Stored data entries
______
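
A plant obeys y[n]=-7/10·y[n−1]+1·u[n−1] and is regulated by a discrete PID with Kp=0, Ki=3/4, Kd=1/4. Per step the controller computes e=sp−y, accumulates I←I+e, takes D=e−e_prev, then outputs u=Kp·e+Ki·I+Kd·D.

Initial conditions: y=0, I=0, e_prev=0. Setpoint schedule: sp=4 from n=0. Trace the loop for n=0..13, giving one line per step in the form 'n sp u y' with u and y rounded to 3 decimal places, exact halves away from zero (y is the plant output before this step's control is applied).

0 4 4.000 0.000
1 4 2.000 4.000
2 4 7.800 -0.800
3 4 1.040 8.360
4 4 13.232 -4.812
5 4 -4.864 16.600
6 4 24.123 -16.485
7 4 -20.932 35.663
8 4 49.916 -45.896
9 4 -60.990 82.043
10 4 112.926 -118.421
11 4 -159.616 195.821
12 4 267.590 -296.690
13 4 -401.984 475.273

(exact arithmetic carried between steps; '≈' marks a value shown rounded to 6 d.p. or computed from one; I and e_prev carry over from the previous line; the table rounds u and y to 3 d.p., halves away from zero)
n=0: y=0, sp=4, e=sp−y=4; I=4, D=e−e_prev=4; u=0·4+3/4·4+1/4·4=4; next y=-7/10·0+1·4=4
n=1: y=4, sp=4, e=sp−y=0; I=4, D=e−e_prev=-4; u=0·0+3/4·4+1/4·(-4)=2; next y=-7/10·4+1·2=-0.8
n=2: y=-0.8, sp=4, e=sp−y=4.8; I=8.8, D=e−e_prev=4.8; u=0·4.8+3/4·8.8+1/4·4.8=7.8; next y=-7/10·(-0.8)+1·7.8=8.36
n=3: y=8.36, sp=4, e=sp−y=-4.36; I=4.44, D=e−e_prev=-9.16; u=0·(-4.36)+3/4·4.44+1/4·(-9.16)=1.04; next y=-7/10·8.36+1·1.04=-4.812
n=4: y=-4.812, sp=4, e=sp−y=8.812; I=13.252, D=e−e_prev=13.172; u=0·8.812+3/4·13.252+1/4·13.172=13.232; next y=-7/10·(-4.812)+1·13.232=16.6004
n=5: y=16.6004, sp=4, e=sp−y=-12.6004; I=0.6516, D=e−e_prev=-21.4124; u=0·(-12.6004)+3/4·0.6516+1/4·(-21.4124)=-4.8644; next y=-7/10·16.6004+1·(-4.8644)=-16.48468
n=6: y=-16.48468, sp=4, e=sp−y=20.48468; I=21.13628, D=e−e_prev=33.08508; u=0·20.48468+3/4·21.13628+1/4·33.08508=24.12348; next y=-7/10·(-16.48468)+1·24.12348=35.662756
n=7: y=35.662756, sp=4, e=sp−y=-31.662756; I=-10.526476, D=e−e_prev=-52.147436; u=0·(-31.662756)+3/4·(-10.526476)+1/4·(-52.147436)=-20.931716; next y=-7/10·35.662756+1·(-20.931716)≈-45.895645
n=8: y≈-45.895645, sp=4, e=sp−y≈49.895645; I≈39.369169, D=e−e_prev≈81.558401; u=0·49.895645+3/4·39.369169+1/4·81.558401≈49.916477; next y=-7/10·(-45.895645)+1·49.916477≈82.043429
n=9: y≈82.043429, sp=4, e=sp−y≈-78.043429; I≈-38.674260, D=e−e_prev≈-127.939074; u=0·(-78.043429)+3/4·(-38.674260)+1/4·(-127.939074)≈-60.990463; next y=-7/10·82.043429+1·(-60.990463)≈-118.420863
n=10: y≈-118.420863, sp=4, e=sp−y≈122.420863; I≈83.746604, D=e−e_prev≈200.464292; u=0·122.420863+3/4·83.746604+1/4·200.464292≈112.926026; next y=-7/10·(-118.420863)+1·112.926026≈195.820630
n=11: y≈195.820630, sp=4, e=sp−y≈-191.820630; I≈-108.074027, D=e−e_prev≈-314.241494; u=0·(-191.820630)+3/4·(-108.074027)+1/4·(-314.241494)≈-159.615893; next y=-7/10·195.820630+1·(-159.615893)≈-296.690335
n=12: y≈-296.690335, sp=4, e=sp−y≈300.690335; I≈192.616308, D=e−e_prev≈492.510965; u=0·300.690335+3/4·192.616308+1/4·492.510965≈267.589972; next y=-7/10·(-296.690335)+1·267.589972≈475.273206
n=13: y≈475.273206, sp=4, e=sp−y≈-471.273206; I≈-278.656898, D=e−e_prev≈-771.963541; u=0·(-471.273206)+3/4·(-278.656898)+1/4·(-771.963541)≈-401.983559; next y=-7/10·475.273206+1·(-401.983559)≈-734.674804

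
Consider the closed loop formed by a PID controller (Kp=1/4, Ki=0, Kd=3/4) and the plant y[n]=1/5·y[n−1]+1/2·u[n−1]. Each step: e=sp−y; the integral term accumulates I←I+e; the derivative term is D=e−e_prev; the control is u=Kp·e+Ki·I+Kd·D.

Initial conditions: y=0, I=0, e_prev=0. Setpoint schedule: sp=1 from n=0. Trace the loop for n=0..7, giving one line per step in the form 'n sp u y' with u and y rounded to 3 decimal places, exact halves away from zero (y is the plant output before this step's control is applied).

0 1 1.000 0.000
1 1 -0.250 0.500
2 1 0.650 -0.025
3 1 -0.089 0.320
4 1 0.470 0.020
5 1 0.026 0.239
6 1 0.369 0.061
7 1 0.099 0.196

(exact arithmetic carried between steps; '≈' marks a value shown rounded to 6 d.p. or computed from one; I and e_prev carry over from the previous line; the table rounds u and y to 3 d.p., halves away from zero)
n=0: y=0, sp=1, e=sp−y=1; I=1, D=e−e_prev=1; u=1/4·1+0·1+3/4·1=1; next y=1/5·0+1/2·1=0.5
n=1: y=0.5, sp=1, e=sp−y=0.5; I=1.5, D=e−e_prev=-0.5; u=1/4·0.5+0·1.5+3/4·(-0.5)=-0.25; next y=1/5·0.5+1/2·(-0.25)=-0.025
n=2: y=-0.025, sp=1, e=sp−y=1.025; I=2.525, D=e−e_prev=0.525; u=1/4·1.025+0·2.525+3/4·0.525=0.65; next y=1/5·(-0.025)+1/2·0.65=0.32
n=3: y=0.32, sp=1, e=sp−y=0.68; I=3.205, D=e−e_prev=-0.345; u=1/4·0.68+0·3.205+3/4·(-0.345)=-0.08875; next y=1/5·0.32+1/2·(-0.08875)=0.019625
n=4: y=0.019625, sp=1, e=sp−y=0.980375; I=4.185375, D=e−e_prev=0.300375; u=1/4·0.980375+0·4.185375+3/4·0.300375=0.470375; next y=1/5·0.019625+1/2·0.470375≈0.239113
n=5: y≈0.239113, sp=1, e=sp−y≈0.760888; I≈4.946263, D=e−e_prev≈-0.219488; u=1/4·0.760888+0·4.946263+3/4·(-0.219488)≈0.025606; next y=1/5·0.239113+1/2·0.025606≈0.060626
n=6: y≈0.060626, sp=1, e=sp−y≈0.939374; I≈5.885637, D=e−e_prev≈0.178487; u=1/4·0.939374+0·5.885637+3/4·0.178487≈0.368709; next y=1/5·0.060626+1/2·0.368709≈0.196480
n=7: y≈0.196480, sp=1, e=sp−y≈0.803521; I≈6.689157, D=e−e_prev≈-0.135854; u=1/4·0.803521+0·6.689157+3/4·(-0.135854)≈0.098990; next y=1/5·0.196480+1/2·0.098990≈0.088791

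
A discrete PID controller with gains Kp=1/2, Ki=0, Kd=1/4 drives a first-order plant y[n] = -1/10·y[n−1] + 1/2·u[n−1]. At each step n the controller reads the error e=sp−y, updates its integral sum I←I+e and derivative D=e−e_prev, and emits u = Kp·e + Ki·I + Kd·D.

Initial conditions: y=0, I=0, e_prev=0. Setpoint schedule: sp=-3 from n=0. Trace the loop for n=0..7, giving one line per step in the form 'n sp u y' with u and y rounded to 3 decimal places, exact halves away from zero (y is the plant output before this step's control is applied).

0 -3 -2.250 0.000
1 -3 -0.656 -1.125
2 -3 -1.620 -0.216
3 -3 -0.963 -0.788
4 -3 -1.395 -0.403
5 -3 -1.108 -0.657
6 -3 -1.298 -0.488
7 -3 -1.172 -0.600

(exact arithmetic carried between steps; '≈' marks a value shown rounded to 6 d.p. or computed from one; I and e_prev carry over from the previous line; the table rounds u and y to 3 d.p., halves away from zero)
n=0: y=0, sp=-3, e=sp−y=-3; I=-3, D=e−e_prev=-3; u=1/2·(-3)+0·(-3)+1/4·(-3)=-2.25; next y=-1/10·0+1/2·(-2.25)=-1.125
n=1: y=-1.125, sp=-3, e=sp−y=-1.875; I=-4.875, D=e−e_prev=1.125; u=1/2·(-1.875)+0·(-4.875)+1/4·1.125=-0.65625; next y=-1/10·(-1.125)+1/2·(-0.65625)=-0.215625
n=2: y=-0.215625, sp=-3, e=sp−y=-2.784375; I=-7.659375, D=e−e_prev=-0.909375; u=1/2·(-2.784375)+0·(-7.659375)+1/4·(-0.909375)≈-1.619531; next y=-1/10·(-0.215625)+1/2·(-1.619531)≈-0.788203
n=3: y≈-0.788203, sp=-3, e=sp−y≈-2.211797; I≈-9.871172, D=e−e_prev≈0.572578; u=1/2·(-2.211797)+0·(-9.871172)+1/4·0.572578≈-0.962754; next y=-1/10·(-0.788203)+1/2·(-0.962754)≈-0.402557
n=4: y≈-0.402557, sp=-3, e=sp−y≈-2.597443; I≈-12.468615, D=e−e_prev≈-0.385646; u=1/2·(-2.597443)+0·(-12.468615)+1/4·(-0.385646)≈-1.395133; next y=-1/10·(-0.402557)+1/2·(-1.395133)≈-0.657311
n=5: y≈-0.657311, sp=-3, e=sp−y≈-2.342689; I≈-14.811304, D=e−e_prev≈0.254754; u=1/2·(-2.342689)+0·(-14.811304)+1/4·0.254754≈-1.107656; next y=-1/10·(-0.657311)+1/2·(-1.107656)≈-0.488097
n=6: y≈-0.488097, sp=-3, e=sp−y≈-2.511903; I≈-17.323207, D=e−e_prev≈-0.169214; u=1/2·(-2.511903)+0·(-17.323207)+1/4·(-0.169214)≈-1.298255; next y=-1/10·(-0.488097)+1/2·(-1.298255)≈-0.600318
n=7: y≈-0.600318, sp=-3, e=sp−y≈-2.399682; I≈-19.722890, D=e−e_prev≈0.112221; u=1/2·(-2.399682)+0·(-19.722890)+1/4·0.112221≈-1.171786; next y=-1/10·(-0.600318)+1/2·(-1.171786)≈-0.525861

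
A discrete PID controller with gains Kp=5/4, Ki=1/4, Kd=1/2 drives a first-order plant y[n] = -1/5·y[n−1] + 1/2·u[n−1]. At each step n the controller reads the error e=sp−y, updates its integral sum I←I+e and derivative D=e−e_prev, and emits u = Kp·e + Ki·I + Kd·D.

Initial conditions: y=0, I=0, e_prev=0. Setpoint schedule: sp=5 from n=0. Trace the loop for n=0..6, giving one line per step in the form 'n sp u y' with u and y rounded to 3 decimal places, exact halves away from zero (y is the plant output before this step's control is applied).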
______
Task
Every line above that holds the string "drives" should be copied into the answer.

Written response
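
A discrete PID controller with gains Kp=1/2, Ki=0, Kd=1/4 drives a first-order plant y[n] = -1/10·y[n−1] + 1/2·u[n−1]. At each step n the controller reads the error e=sp−y, updates its integral sum I←I+e and derivative D=e−e_prev, and emits u = Kp·e + Ki·I + Kd·D.
A discrete PID controller with gains Kp=5/4, Ki=1/4, Kd=1/2 drives a first-order plant y[n] = -1/5·y[n−1] + 1/2·u[n−1]. At each step n the controller reads the error e=sp−y, updates its integral sum I←I+e and derivative D=e−e_prev, and emits u = Kp·e + Ki·I + Kd·D.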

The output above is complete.